■ About this exercise
Copy out each line below containing "printed".

_ _ _ _ _ _ _

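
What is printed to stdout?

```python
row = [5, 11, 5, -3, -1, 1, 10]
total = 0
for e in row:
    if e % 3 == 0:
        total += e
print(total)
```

e=5: not %3==0
e=11: not %3==0
e=5: not %3==0
e=-3: %3==0, total = 0+(-3) = -3
e=-1: not %3==0
e=1: not %3==0
e=10: not %3==0

-3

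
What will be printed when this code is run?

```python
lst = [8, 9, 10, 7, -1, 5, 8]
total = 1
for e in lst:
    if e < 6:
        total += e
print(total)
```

5

e=8: not <6
e=9: not <6
e=10: not <6
e=7: not <6
e=-1: <6, total = 1+(-1) = 0
e=5: <6, total = 0+5 = 5
e=8: not <6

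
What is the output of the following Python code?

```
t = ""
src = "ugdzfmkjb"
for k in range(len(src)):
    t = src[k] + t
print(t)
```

bjkmfzdgu

k=0: prepend 'u' → 'u'
k=1: prepend 'g' → 'gu'
k=2: prepend 'd' → 'dgu'
k=3: prepend 'z' → 'zdgu'
k=4: prepend 'f' → 'fzdgu'
k=5: prepend 'm' → 'mfzdgu'
k=6: prepend 'k' → 'kmfzdgu'
k=7: prepend 'j' → 'jkmfzdgu'
k=8: prepend 'b' → 'bjkmfzdgu'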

_ _ _ _ _ _ _

■ Reply
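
What is printed to stdout?
What will be printed when this code is run?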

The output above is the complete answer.